> **WHAT YOU WILL DO**
Repeat word for word every line of the data below, from the first through the line containing "Define a Goodstein", and stop there.

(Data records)
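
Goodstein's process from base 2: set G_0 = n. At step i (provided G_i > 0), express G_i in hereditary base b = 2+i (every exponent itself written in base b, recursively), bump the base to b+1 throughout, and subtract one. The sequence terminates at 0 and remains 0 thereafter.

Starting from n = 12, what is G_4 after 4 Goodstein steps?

12 —HB2→ 2^(2 + 1) + 2^2 —bump→ 3^(3 + 1) + 3^3 = 108 —(−1)→ 107
107 —HB3→ 3^(3 + 1) + 2·3^2 + 2·3 + 2 —bump→ 4^(4 + 1) + 2·4^2 + 2·4 + 2 = 1066 —(−1)→ 1065
1065 —HB4→ 4^(4 + 1) + 2·4^2 + 2·4 + 1 —bump→ 5^(5 + 1) + 2·5^2 + 2·5 + 1 = 15686 —(−1)→ 15685
15685 —HB5→ 5^(5 + 1) + 2·5^2 + 2·5 —bump→ 6^(6 + 1) + 2·6^2 + 2·6 = 280020 —(−1)→ 280019
280019 —HB6→ 6^(6 + 1) + 2·6^2 + 6 + 5 —bump→ 7^(7 + 1) + 2·7^2 + 7 + 5 = 5764911 —(−1)→ 5764910

280019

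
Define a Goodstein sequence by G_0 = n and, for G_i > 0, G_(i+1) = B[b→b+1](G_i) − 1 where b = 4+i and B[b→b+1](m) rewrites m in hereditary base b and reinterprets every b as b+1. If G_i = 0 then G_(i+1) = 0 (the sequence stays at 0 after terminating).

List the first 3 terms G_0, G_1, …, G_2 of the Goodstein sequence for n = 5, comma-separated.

5, 5, 5

G_0 = 5. HB_4(5) = 4 + 1. Bump = 6. G_1 = 5.
G_1 = 5. HB_5(5) = 5. Bump = 6. G_2 = 5.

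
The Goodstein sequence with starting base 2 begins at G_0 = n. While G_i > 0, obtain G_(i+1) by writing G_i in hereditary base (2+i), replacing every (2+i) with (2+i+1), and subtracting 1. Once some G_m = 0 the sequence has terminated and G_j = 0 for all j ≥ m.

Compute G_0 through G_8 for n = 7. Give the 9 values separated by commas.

7, 30, 259, 3127, 46657, 823543, 16777215, 37665879, 77777775

G_0 = 7. HB_2(7) = 2^2 + 2 + 1. Bump = 31. G_1 = 30.
G_1 = 30. HB_3(30) = 3^3 + 3. Bump = 260. G_2 = 259.
G_2 = 259. HB_4(259) = 4^4 + 3. Bump = 3128. G_3 = 3127.
G_3 = 3127. HB_5(3127) = 5^5 + 2. Bump = 46658. G_4 = 46657.
G_4 = 46657. HB_6(46657) = 6^6 + 1. Bump = 823544. G_5 = 823543.
G_5 = 823543. HB_7(823543) = 7^7. Bump = 16777216. G_6 = 16777215.
G_6 = 16777215. HB_8(16777215) = 7·8^7 + 7·8^6 + 7·8^5 + 7·8^4 + 7·8^3 + 7·8^2 + 7·8 + 7. Bump = 37665880. G_7 = 37665879.
G_7 = 37665879. HB_9(37665879) = 7·9^7 + 7·9^6 + 7·9^5 + 7·9^4 + 7·9^3 + 7·9^2 + 7·9 + 6. Bump = 77777776. G_8 = 77777775.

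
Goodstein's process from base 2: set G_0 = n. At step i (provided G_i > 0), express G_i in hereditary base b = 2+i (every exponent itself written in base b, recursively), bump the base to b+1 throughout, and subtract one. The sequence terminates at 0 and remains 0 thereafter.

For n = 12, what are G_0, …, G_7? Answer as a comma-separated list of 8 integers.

12, 107, 1065, 15685, 280019, 5764910, 134217867, 3486784574

[0] 12 ≡ 2^(2 + 1) + 2^2 (base 2). Lift 3: 108. −1: 107.
[1] 107 ≡ 3^(3 + 1) + 2·3^2 + 2·3 + 2 (base 3). Lift 4: 1066. −1: 1065.
[2] 1065 ≡ 4^(4 + 1) + 2·4^2 + 2·4 + 1 (base 4). Lift 5: 15686. −1: 15685.
[3] 15685 ≡ 5^(5 + 1) + 2·5^2 + 2·5 (base 5). Lift 6: 280020. −1: 280019.
[4] 280019 ≡ 6^(6 + 1) + 2·6^2 + 6 + 5 (base 6). Lift 7: 5764911. −1: 5764910.
[5] 5764910 ≡ 7^(7 + 1) + 2·7^2 + 7 + 4 (base 7). Lift 8: 134217868. −1: 134217867.
[6] 134217867 ≡ 8^(8 + 1) + 2·8^2 + 8 + 3 (base 8). Lift 9: 3486784575. −1: 3486784574.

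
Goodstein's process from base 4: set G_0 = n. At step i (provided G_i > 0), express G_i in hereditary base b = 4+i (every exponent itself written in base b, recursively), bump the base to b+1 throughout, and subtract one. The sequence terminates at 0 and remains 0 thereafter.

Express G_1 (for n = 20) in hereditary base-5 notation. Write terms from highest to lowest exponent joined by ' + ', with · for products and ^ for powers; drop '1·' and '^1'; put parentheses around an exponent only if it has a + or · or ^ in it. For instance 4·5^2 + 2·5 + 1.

5^2 + 4

base 4: 20 = 4^2 + 4; at 5: 5^2 + 5 = 30; next = 29
base 5: 29 = 5^2 + 4; at 6: 6^2 + 4 = 40; next = 39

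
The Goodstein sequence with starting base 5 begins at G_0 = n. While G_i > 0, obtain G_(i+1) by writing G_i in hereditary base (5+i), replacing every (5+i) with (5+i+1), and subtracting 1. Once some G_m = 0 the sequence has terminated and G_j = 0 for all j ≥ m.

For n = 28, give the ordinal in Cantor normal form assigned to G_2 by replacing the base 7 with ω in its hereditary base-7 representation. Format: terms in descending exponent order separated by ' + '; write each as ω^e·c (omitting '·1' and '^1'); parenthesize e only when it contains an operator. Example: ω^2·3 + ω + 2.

ω^2 + 1

(0) 28|_5 = 5^2 + 3 ↦ 6^2 + 3|_6 = 39 ⇒ 38
(1) 38|_6 = 6^2 + 2 ↦ 7^2 + 2|_7 = 51 ⇒ 50
(2) 50|_7 = 7^2 + 1 ↦ 8^2 + 1|_8 = 65 ⇒ 64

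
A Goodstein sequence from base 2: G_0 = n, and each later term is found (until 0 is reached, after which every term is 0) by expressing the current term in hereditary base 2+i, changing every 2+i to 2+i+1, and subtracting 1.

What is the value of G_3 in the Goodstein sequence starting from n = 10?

base 2: 10 = 2^(2 + 1) + 2; at 3: 3^(3 + 1) + 3 = 84; next = 83
base 3: 83 = 3^(3 + 1) + 2; at 4: 4^(4 + 1) + 2 = 1026; next = 1025
base 4: 1025 = 4^(4 + 1) + 1; at 5: 5^(5 + 1) + 1 = 15626; next = 15625

15625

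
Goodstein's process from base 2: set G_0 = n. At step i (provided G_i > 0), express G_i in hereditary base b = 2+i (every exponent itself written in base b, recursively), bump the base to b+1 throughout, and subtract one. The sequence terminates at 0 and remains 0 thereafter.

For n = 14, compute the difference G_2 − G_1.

1171

G_0=14  [base 2] 2^(2 + 1) + 2^2 + 2  →[2↦3]→  3^(3 + 1) + 3^3 + 3 = 111  −1 ⇒ G_1=110
G_1=110  [base 3] 3^(3 + 1) + 3^3 + 2  →[3↦4]→  4^(4 + 1) + 4^4 + 2 = 1282  −1 ⇒ G_2=1281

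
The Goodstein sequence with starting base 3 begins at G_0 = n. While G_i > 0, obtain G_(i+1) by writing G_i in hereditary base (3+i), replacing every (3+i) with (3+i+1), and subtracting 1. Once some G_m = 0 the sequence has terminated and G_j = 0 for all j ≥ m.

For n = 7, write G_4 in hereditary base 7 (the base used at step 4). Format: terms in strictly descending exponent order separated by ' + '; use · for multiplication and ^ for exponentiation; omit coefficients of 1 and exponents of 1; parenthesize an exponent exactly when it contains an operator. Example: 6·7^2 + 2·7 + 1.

G_0=7  [base 3] 2·3 + 1  →[3↦4]→  2·4 + 1 = 9  −1 ⇒ G_1=8
G_1=8  [base 4] 2·4  →[4↦5]→  2·5 = 10  −1 ⇒ G_2=9
G_2=9  [base 5] 5 + 4  →[5↦6]→  6 + 4 = 10  −1 ⇒ G_3=9
G_3=9  [base 6] 6 + 3  →[6↦7]→  7 + 3 = 10  −1 ⇒ G_4=9
G_4=9  [base 7] 7 + 2  →[7↦8]→  8 + 2 = 10  −1 ⇒ G_5=9

7 + 2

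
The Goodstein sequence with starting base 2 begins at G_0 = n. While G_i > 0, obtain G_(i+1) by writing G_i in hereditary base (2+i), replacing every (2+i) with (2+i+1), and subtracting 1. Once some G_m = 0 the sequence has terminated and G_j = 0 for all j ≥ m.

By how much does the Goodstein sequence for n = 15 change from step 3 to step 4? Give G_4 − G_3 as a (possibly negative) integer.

G_0=15  [base 2] 2^(2 + 1) + 2^2 + 2 + 1  →[2↦3]→  3^(3 + 1) + 3^3 + 3 + 1 = 112  −1 ⇒ G_1=111
G_1=111  [base 3] 3^(3 + 1) + 3^3 + 3  →[3↦4]→  4^(4 + 1) + 4^4 + 4 = 1284  −1 ⇒ G_2=1283
G_2=1283  [base 4] 4^(4 + 1) + 4^4 + 3  →[4↦5]→  5^(5 + 1) + 5^5 + 3 = 18753  −1 ⇒ G_3=18752
G_3=18752  [base 5] 5^(5 + 1) + 5^5 + 2  →[5↦6]→  6^(6 + 1) + 6^6 + 2 = 326594  −1 ⇒ G_4=326593

307841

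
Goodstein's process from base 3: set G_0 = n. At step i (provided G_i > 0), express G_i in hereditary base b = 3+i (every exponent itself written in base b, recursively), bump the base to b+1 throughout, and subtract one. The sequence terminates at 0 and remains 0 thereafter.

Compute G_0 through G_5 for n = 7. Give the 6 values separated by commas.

(0) 7|_3 = 2·3 + 1 ↦ 2·4 + 1|_4 = 9 ⇒ 8
(1) 8|_4 = 2·4 ↦ 2·5|_5 = 10 ⇒ 9
(2) 9|_5 = 5 + 4 ↦ 6 + 4|_6 = 10 ⇒ 9
(3) 9|_6 = 6 + 3 ↦ 7 + 3|_7 = 10 ⇒ 9
(4) 9|_7 = 7 + 2 ↦ 8 + 2|_8 = 10 ⇒ 9

7, 8, 9, 9, 9, 9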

> **TASK RESPONSE**
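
Goodstein's process from base 2: set G_0 = n. At step i (provided G_i > 0), express G_i in hereditary base b = 2+i (every exponent itself written in base b, recursively), bump the base to b+1 throughout, and subtract one. The sequence terminates at 0 and remains 0 thereafter.

Starting from n = 12, what is G_4 after 4 Goodstein steps?

12 —HB2→ 2^(2 + 1) + 2^2 —bump→ 3^(3 + 1) + 3^3 = 108 —(−1)→ 107
107 —HB3→ 3^(3 + 1) + 2·3^2 + 2·3 + 2 —bump→ 4^(4 + 1) + 2·4^2 + 2·4 + 2 = 1066 —(−1)→ 1065
1065 —HB4→ 4^(4 + 1) + 2·4^2 + 2·4 + 1 —bump→ 5^(5 + 1) + 2·5^2 + 2·5 + 1 = 15686 —(−1)→ 15685
15685 —HB5→ 5^(5 + 1) + 2·5^2 + 2·5 —bump→ 6^(6 + 1) + 2·6^2 + 2·6 = 280020 —(−1)→ 280019
280019 —HB6→ 6^(6 + 1) + 2·6^2 + 6 + 5 —bump→ 7^(7 + 1) + 2·7^2 + 7 + 5 = 5764911 —(−1)→ 5764910

280019

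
Define a Goodstein sequence by G_0 = n and, for G_i > 0, G_(i+1) = B[b→b+1](G_i) − 1 where b = 4+i and B[b→b+1](m) rewrites m in hereditary base b and reinterprets every b as b+1. If G_i = 0 then G_(i+1) = 0 (the sequence stays at 0 after terminating).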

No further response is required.